━━━━━ Dataset records ━━━━━

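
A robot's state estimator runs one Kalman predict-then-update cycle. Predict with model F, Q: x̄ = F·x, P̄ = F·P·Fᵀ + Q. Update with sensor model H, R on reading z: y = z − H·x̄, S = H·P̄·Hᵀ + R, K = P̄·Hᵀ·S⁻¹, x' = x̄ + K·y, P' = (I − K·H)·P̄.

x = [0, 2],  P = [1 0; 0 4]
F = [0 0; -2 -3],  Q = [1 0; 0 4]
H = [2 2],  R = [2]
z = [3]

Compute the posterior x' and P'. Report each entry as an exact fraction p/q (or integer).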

━━━━━
━━━━━ Dataset records ━━━━━

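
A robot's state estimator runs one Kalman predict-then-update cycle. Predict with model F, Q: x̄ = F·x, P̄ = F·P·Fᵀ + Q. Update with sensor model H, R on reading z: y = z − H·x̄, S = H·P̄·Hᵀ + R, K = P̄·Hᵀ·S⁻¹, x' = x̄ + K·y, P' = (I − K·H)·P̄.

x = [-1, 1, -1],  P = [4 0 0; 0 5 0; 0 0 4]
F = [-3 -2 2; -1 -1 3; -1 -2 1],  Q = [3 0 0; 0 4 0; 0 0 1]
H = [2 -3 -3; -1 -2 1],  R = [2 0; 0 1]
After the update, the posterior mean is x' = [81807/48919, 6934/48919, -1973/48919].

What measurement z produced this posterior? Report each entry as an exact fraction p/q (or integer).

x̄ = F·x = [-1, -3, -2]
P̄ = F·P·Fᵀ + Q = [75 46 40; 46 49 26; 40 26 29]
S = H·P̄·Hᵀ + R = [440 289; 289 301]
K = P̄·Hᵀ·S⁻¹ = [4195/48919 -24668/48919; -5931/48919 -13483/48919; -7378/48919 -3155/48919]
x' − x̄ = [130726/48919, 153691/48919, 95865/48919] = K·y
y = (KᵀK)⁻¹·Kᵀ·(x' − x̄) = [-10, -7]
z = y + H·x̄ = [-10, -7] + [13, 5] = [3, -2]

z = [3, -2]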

━━━━━
━━━━━ Dataset records ━━━━━

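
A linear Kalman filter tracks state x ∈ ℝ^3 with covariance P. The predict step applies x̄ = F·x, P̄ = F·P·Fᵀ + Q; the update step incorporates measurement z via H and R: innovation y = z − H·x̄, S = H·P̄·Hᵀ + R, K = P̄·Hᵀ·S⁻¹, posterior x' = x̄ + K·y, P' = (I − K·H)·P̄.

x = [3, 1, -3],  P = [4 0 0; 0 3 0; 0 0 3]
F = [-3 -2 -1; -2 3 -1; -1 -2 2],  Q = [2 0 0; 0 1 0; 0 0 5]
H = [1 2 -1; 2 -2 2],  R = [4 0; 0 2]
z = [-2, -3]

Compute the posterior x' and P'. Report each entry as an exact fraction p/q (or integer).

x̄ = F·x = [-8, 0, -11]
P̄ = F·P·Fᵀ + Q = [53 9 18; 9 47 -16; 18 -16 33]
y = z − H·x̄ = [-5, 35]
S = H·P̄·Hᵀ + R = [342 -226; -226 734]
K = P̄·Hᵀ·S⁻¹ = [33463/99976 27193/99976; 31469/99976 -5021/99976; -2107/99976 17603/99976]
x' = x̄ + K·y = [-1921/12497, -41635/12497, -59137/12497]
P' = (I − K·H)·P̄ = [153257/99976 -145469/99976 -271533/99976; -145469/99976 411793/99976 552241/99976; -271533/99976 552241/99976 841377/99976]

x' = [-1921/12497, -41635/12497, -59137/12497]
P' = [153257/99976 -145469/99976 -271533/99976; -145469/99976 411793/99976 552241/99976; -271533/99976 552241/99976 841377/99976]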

━━━━━

§ Task objective
Scan the data above; copy every line where "update" appears.

§ Your solution
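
A robot's state estimator runs one Kalman predict-then-update cycle. Predict with model F, Q: x̄ = F·x, P̄ = F·P·Fᵀ + Q. Update with sensor model H, R on reading z: y = z − H·x̄, S = H·P̄·Hᵀ + R, K = P̄·Hᵀ·S⁻¹, x' = x̄ + K·y, P' = (I − K·H)·P̄.
A robot's state estimator runs one Kalman predict-then-update cycle. Predict with model F, Q: x̄ = F·x, P̄ = F·P·Fᵀ + Q. Update with sensor model H, R on reading z: y = z − H·x̄, S = H·P̄·Hᵀ + R, K = P̄·Hᵀ·S⁻¹, x' = x̄ + K·y, P' = (I − K·H)·P̄.
After the update, the posterior mean is x' = [81807/48919, 6934/48919, -1973/48919].
A linear Kalman filter tracks state x ∈ ℝ^3 with covariance P. The predict step applies x̄ = F·x, P̄ = F·P·Fᵀ + Q; the update step incorporates measurement z via H and R: innovation y = z − H·x̄, S = H·P̄·Hᵀ + R, K = P̄·Hᵀ·S⁻¹, posterior x' = x̄ + K·y, P' = (I − K·H)·P̄.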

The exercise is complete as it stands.